*** Begin section ***

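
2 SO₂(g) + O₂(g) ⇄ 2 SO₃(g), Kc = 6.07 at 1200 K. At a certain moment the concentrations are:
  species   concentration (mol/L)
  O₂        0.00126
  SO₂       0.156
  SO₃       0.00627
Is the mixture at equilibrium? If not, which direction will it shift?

Qc = [SO₃]² / ([SO₂]²·[O₂]) = (0.00627)² / ((0.156)²·(0.00126)) = 1.28
Qc = 1.28 < Kc = 6.07: net forward reaction.

no; Q < K, reaction proceeds forward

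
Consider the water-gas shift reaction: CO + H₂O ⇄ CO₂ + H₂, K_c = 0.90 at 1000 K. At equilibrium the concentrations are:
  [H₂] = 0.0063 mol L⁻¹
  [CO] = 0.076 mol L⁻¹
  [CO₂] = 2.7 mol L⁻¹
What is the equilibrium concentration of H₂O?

At equilibrium, K_c = [CO₂]·[H₂] / ([CO]·[H₂O]) = 0.90.
(2.7)·(0.0063) / ((0.076)·([H₂O])) = 0.90
[H₂O] = 0.249 = 0.25 mol L⁻¹

[H₂O] = 0.25 mol L⁻¹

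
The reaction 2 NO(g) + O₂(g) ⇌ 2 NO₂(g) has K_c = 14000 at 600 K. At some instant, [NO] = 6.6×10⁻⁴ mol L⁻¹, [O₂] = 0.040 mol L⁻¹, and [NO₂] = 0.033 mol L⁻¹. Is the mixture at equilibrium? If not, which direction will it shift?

no; Q > K, reaction proceeds in reverse

Q_c = [NO₂]² / ([NO]²·[O₂]) = (0.033)² / ((6.6×10⁻⁴)²·(0.040)) = 62000
Q_c = 62000 > K_c = 14000: net reverse reaction.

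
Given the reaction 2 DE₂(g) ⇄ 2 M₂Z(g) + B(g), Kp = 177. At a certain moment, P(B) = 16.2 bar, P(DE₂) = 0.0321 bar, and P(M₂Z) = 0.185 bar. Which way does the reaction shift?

reverse (toward reactants)

Qp = P(M₂Z)²·P(B) / P(DE₂)² = (0.185)²·(16.2) / (0.0321)² = 538
Qp = 538 > Kp = 177, so the reverse reaction proceeds.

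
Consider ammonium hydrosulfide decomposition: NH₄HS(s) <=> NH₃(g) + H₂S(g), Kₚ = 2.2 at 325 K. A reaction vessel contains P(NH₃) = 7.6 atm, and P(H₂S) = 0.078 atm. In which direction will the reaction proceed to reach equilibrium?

(NH₄HS is a pure solid — omitted from Qₚ.)
Qₚ = P(NH₃)·P(H₂S) = (7.6)·(0.078) = 0.59
Qₚ = 0.59 < Kₚ = 2.2, so the forward reaction proceeds.

to the right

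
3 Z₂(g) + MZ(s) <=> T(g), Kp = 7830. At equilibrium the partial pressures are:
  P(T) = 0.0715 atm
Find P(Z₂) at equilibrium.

P(Z₂) = 0.0209 atm

(MZ is a pure solid — omitted from Kp.)
At equilibrium, Kp = P(T) / P(Z₂)³ = 7830.
(0.0715) / (P(Z₂))³ = 7830
P(Z₂)³ = 9.13×10⁻⁶ ⇒ P(Z₂) = 0.0209 atm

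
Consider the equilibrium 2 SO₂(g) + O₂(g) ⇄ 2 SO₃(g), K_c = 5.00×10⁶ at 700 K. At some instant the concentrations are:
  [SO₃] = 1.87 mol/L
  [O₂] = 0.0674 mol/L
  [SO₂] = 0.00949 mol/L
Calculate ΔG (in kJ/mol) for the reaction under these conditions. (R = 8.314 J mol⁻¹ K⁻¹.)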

*** End section ***

What is required » Output the entire listing exactly as written.

Completed exercise »
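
2 SO₂(g) + O₂(g) ⇄ 2 SO₃(g), Kc = 6.07 at 1200 K. At a certain moment the concentrations are:
  species   concentration (mol/L)
  O₂        0.00126
  SO₂       0.156
  SO₃       0.00627
Is the mixture at equilibrium? If not, which direction will it shift?

Qc = [SO₃]² / ([SO₂]²·[O₂]) = (0.00627)² / ((0.156)²·(0.00126)) = 1.28
Qc = 1.28 < Kc = 6.07: net forward reaction.

no; Q < K, reaction proceeds forward

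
Consider the water-gas shift reaction: CO + H₂O ⇄ CO₂ + H₂, K_c = 0.90 at 1000 K. At equilibrium the concentrations are:
  [H₂] = 0.0063 mol L⁻¹
  [CO] = 0.076 mol L⁻¹
  [CO₂] = 2.7 mol L⁻¹
What is the equilibrium concentration of H₂O?

At equilibrium, K_c = [CO₂]·[H₂] / ([CO]·[H₂O]) = 0.90.
(2.7)·(0.0063) / ((0.076)·([H₂O])) = 0.90
[H₂O] = 0.249 = 0.25 mol L⁻¹

[H₂O] = 0.25 mol L⁻¹

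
The reaction 2 NO(g) + O₂(g) ⇌ 2 NO₂(g) has K_c = 14000 at 600 K. At some instant, [NO] = 6.6×10⁻⁴ mol L⁻¹, [O₂] = 0.040 mol L⁻¹, and [NO₂] = 0.033 mol L⁻¹. Is the mixture at equilibrium? If not, which direction will it shift?

no; Q > K, reaction proceeds in reverse

Q_c = [NO₂]² / ([NO]²·[O₂]) = (0.033)² / ((6.6×10⁻⁴)²·(0.040)) = 62000
Q_c = 62000 > K_c = 14000: net reverse reaction.

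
Given the reaction 2 DE₂(g) ⇄ 2 M₂Z(g) + B(g), Kp = 177. At a certain moment, P(B) = 16.2 bar, P(DE₂) = 0.0321 bar, and P(M₂Z) = 0.185 bar. Which way does the reaction shift?

reverse (toward reactants)

Qp = P(M₂Z)²·P(B) / P(DE₂)² = (0.185)²·(16.2) / (0.0321)² = 538
Qp = 538 > Kp = 177, so the reverse reaction proceeds.

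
Consider ammonium hydrosulfide decomposition: NH₄HS(s) <=> NH₃(g) + H₂S(g), Kₚ = 2.2 at 325 K. A reaction vessel contains P(NH₃) = 7.6 atm, and P(H₂S) = 0.078 atm. In which direction will the reaction proceed to reach equilibrium?

(NH₄HS is a pure solid — omitted from Qₚ.)
Qₚ = P(NH₃)·P(H₂S) = (7.6)·(0.078) = 0.59
Qₚ = 0.59 < Kₚ = 2.2, so the forward reaction proceeds.

to the right

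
3 Z₂(g) + MZ(s) <=> T(g), Kp = 7830. At equilibrium the partial pressures are:
  P(T) = 0.0715 atm
Find P(Z₂) at equilibrium.

P(Z₂) = 0.0209 atm

(MZ is a pure solid — omitted from Kp.)
At equilibrium, Kp = P(T) / P(Z₂)³ = 7830.
(0.0715) / (P(Z₂))³ = 7830
P(Z₂)³ = 9.13×10⁻⁶ ⇒ P(Z₂) = 0.0209 atm

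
Consider the equilibrium 2 SO₂(g) + O₂(g) ⇄ 2 SO₃(g), K_c = 5.00×10⁶ at 700 K. At some instant the concentrations are:
  [SO₃] = 1.87 mol/L
  [O₂] = 0.0674 mol/L
  [SO₂] = 0.00949 mol/L
Calculate ΔG (in kJ/mol) for the reaction under these conditions. (R = 8.314 J mol⁻¹ K⁻¹.)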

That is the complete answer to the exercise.